··· Data

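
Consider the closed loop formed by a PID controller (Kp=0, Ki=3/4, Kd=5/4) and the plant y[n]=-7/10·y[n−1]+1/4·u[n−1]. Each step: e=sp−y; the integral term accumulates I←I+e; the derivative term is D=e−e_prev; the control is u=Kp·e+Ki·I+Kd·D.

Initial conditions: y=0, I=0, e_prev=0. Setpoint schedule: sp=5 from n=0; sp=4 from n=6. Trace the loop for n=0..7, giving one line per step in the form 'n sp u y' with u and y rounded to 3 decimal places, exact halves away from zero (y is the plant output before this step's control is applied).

0 5 10.000 0.000
1 5 2.500 2.500
2 5 14.750 -1.125
3 5 3.613 4.475
4 5 24.415 -2.229
5 5 1.669 7.664
6 4 35.262 -4.948
7 4 -6.995 12.279

(exact arithmetic carried between steps; '≈' marks a value shown rounded to 6 d.p. or computed from one; I and e_prev carry over from the previous line; the table rounds u and y to 3 d.p., halves away from zero)
n=0: y=0, sp=5, e=sp−y=5; I=5, D=e−e_prev=5; u=0·5+3/4·5+5/4·5=10; next y=-7/10·0+1/4·10=2.5
n=1: y=2.5, sp=5, e=sp−y=2.5; I=7.5, D=e−e_prev=-2.5; u=0·2.5+3/4·7.5+5/4·(-2.5)=2.5; next y=-7/10·2.5+1/4·2.5=-1.125
n=2: y=-1.125, sp=5, e=sp−y=6.125; I=13.625, D=e−e_prev=3.625; u=0·6.125+3/4·13.625+5/4·3.625=14.75; next y=-7/10·(-1.125)+1/4·14.75=4.475
n=3: y=4.475, sp=5, e=sp−y=0.525; I=14.15, D=e−e_prev=-5.6; u=0·0.525+3/4·14.15+5/4·(-5.6)=3.6125; next y=-7/10·4.475+1/4·3.6125=-2.229375
n=4: y=-2.229375, sp=5, e=sp−y=7.229375; I=21.379375, D=e−e_prev=6.704375; u=0·7.229375+3/4·21.379375+5/4·6.704375=24.415; next y=-7/10·(-2.229375)+1/4·24.415≈7.664313
n=5: y≈7.664313, sp=5, e=sp−y≈-2.664313; I≈18.715063, D=e−e_prev≈-9.893688; u=0·(-2.664313)+3/4·18.715063+5/4·(-9.893688)≈1.669188; next y=-7/10·7.664313+1/4·1.669188≈-4.947722
n=6: y≈-4.947722, sp=4, e=sp−y≈8.947722; I≈27.662784, D=e−e_prev≈11.612034; u=0·8.947722+3/4·27.662784+5/4·11.612034≈35.262131; next y=-7/10·(-4.947722)+1/4·35.262131≈12.278938
n=7: y≈12.278938, sp=4, e=sp−y≈-8.278938; I≈19.383846, D=e−e_prev≈-17.22666; u=0·(-8.278938)+3/4·19.383846+5/4·(-17.22666)≈-6.995440; next y=-7/10·12.278938+1/4·(-6.995440)≈-10.344117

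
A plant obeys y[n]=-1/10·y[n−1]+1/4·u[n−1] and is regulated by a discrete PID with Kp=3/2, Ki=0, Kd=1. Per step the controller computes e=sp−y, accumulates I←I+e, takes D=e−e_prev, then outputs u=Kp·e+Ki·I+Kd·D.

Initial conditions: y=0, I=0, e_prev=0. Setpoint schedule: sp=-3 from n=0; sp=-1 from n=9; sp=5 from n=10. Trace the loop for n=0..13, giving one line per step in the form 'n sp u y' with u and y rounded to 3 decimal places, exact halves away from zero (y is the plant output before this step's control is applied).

(exact arithmetic carried between steps; '≈' marks a value shown rounded to 6 d.p. or computed from one; I and e_prev carry over from the previous line; the table rounds u and y to 3 d.p., halves away from zero)
n=0: y=0, sp=-3, e=sp−y=-3; I=-3, D=e−e_prev=-3; u=3/2·(-3)+0·(-3)+1·(-3)=-7.5; next y=-1/10·0+1/4·(-7.5)=-1.875
n=1: y=-1.875, sp=-3, e=sp−y=-1.125; I=-4.125, D=e−e_prev=1.875; u=3/2·(-1.125)+0·(-4.125)+1·1.875=0.1875; next y=-1/10·(-1.875)+1/4·0.1875=0.234375
n=2: y=0.234375, sp=-3, e=sp−y=-3.234375; I=-7.359375, D=e−e_prev=-2.109375; u=3/2·(-3.234375)+0·(-7.359375)+1·(-2.109375)≈-6.960938; next y=-1/10·0.234375+1/4·(-6.960938)≈-1.763672
n=3: y≈-1.763672, sp=-3, e=sp−y≈-1.236328; I≈-8.595703, D=e−e_prev≈1.998047; u=3/2·(-1.236328)+0·(-8.595703)+1·1.998047≈0.143555; next y=-1/10·(-1.763672)+1/4·0.143555≈0.212256
n=4: y≈0.212256, sp=-3, e=sp−y≈-3.212256; I≈-11.807959, D=e−e_prev≈-1.975928; u=3/2·(-3.212256)+0·(-11.807959)+1·(-1.975928)≈-6.794312; next y=-1/10·0.212256+1/4·(-6.794312)≈-1.719803
n=5: y≈-1.719803, sp=-3, e=sp−y≈-1.280197; I≈-13.088156, D=e−e_prev≈1.932059; u=3/2·(-1.280197)+0·(-13.088156)+1·1.932059≈0.011765; next y=-1/10·(-1.719803)+1/4·0.011765≈0.174921
n=6: y≈0.174921, sp=-3, e=sp−y≈-3.174921; I≈-16.263077, D=e−e_prev≈-1.894725; u=3/2·(-3.174921)+0·(-16.263077)+1·(-1.894725)≈-6.657107; next y=-1/10·0.174921+1/4·(-6.657107)≈-1.681769
n=7: y≈-1.681769, sp=-3, e=sp−y≈-1.318231; I≈-17.581308, D=e−e_prev≈1.856690; u=3/2·(-1.318231)+0·(-17.581308)+1·1.856690≈-0.120656; next y=-1/10·(-1.681769)+1/4·(-0.120656)≈0.138013
n=8: y≈0.138013, sp=-3, e=sp−y≈-3.138013; I≈-20.719321, D=e−e_prev≈-1.819782; u=3/2·(-3.138013)+0·(-20.719321)+1·(-1.819782)≈-6.526801; next y=-1/10·0.138013+1/4·(-6.526801)≈-1.645502
n=9: y≈-1.645502, sp=-1, e=sp−y≈0.645502; I≈-20.073819, D=e−e_prev≈3.783514; u=3/2·0.645502+0·(-20.073819)+1·3.783514≈4.751767; next y=-1/10·(-1.645502)+1/4·4.751767≈1.352492
n=10: y≈1.352492, sp=5, e=sp−y≈3.647508; I≈-16.426311, D=e−e_prev≈3.002007; u=3/2·3.647508+0·(-16.426311)+1·3.002007≈8.473269; next y=-1/10·1.352492+1/4·8.473269≈1.983068
n=11: y≈1.983068, sp=5, e=sp−y≈3.016932; I≈-13.409379, D=e−e_prev≈-0.630576; u=3/2·3.016932+0·(-13.409379)+1·(-0.630576)≈3.894822; next y=-1/10·1.983068+1/4·3.894822≈0.775399
n=12: y≈0.775399, sp=5, e=sp−y≈4.224601; I≈-9.184778, D=e−e_prev≈1.207669; u=3/2·4.224601+0·(-9.184778)+1·1.207669≈7.544571; next y=-1/10·0.775399+1/4·7.544571≈1.808603
n=13: y≈1.808603, sp=5, e=sp−y≈3.191397; I≈-5.993381, D=e−e_prev≈-1.033204; u=3/2·3.191397+0·(-5.993381)+1·(-1.033204)≈3.753891; next y=-1/10·1.808603+1/4·3.753891≈0.757612

0 -3 -7.500 0.000
1 -3 0.188 -1.875
2 -3 -6.961 0.234
3 -3 0.144 -1.764
4 -3 -6.794 0.212
5 -3 0.012 -1.720
6 -3 -6.657 0.175
7 -3 -0.121 -1.682
8 -3 -6.527 0.138
9 -1 4.752 -1.646
10 5 8.473 1.352
11 5 3.895 1.983
12 5 7.545 0.775
13 5 3.754 1.809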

······

### What the task requires
Wherever the string "accumulates" occurs in the entries, copy that whole line.

### Task answer
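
Consider the closed loop formed by a PID controller (Kp=0, Ki=3/4, Kd=5/4) and the plant y[n]=-7/10·y[n−1]+1/4·u[n−1]. Each step: e=sp−y; the integral term accumulates I←I+e; the derivative term is D=e−e_prev; the control is u=Kp·e+Ki·I+Kd·D.
A plant obeys y[n]=-1/10·y[n−1]+1/4·u[n−1] and is regulated by a discrete PID with Kp=3/2, Ki=0, Kd=1. Per step the controller computes e=sp−y, accumulates I←I+e, takes D=e−e_prev, then outputs u=Kp·e+Ki·I+Kd·D.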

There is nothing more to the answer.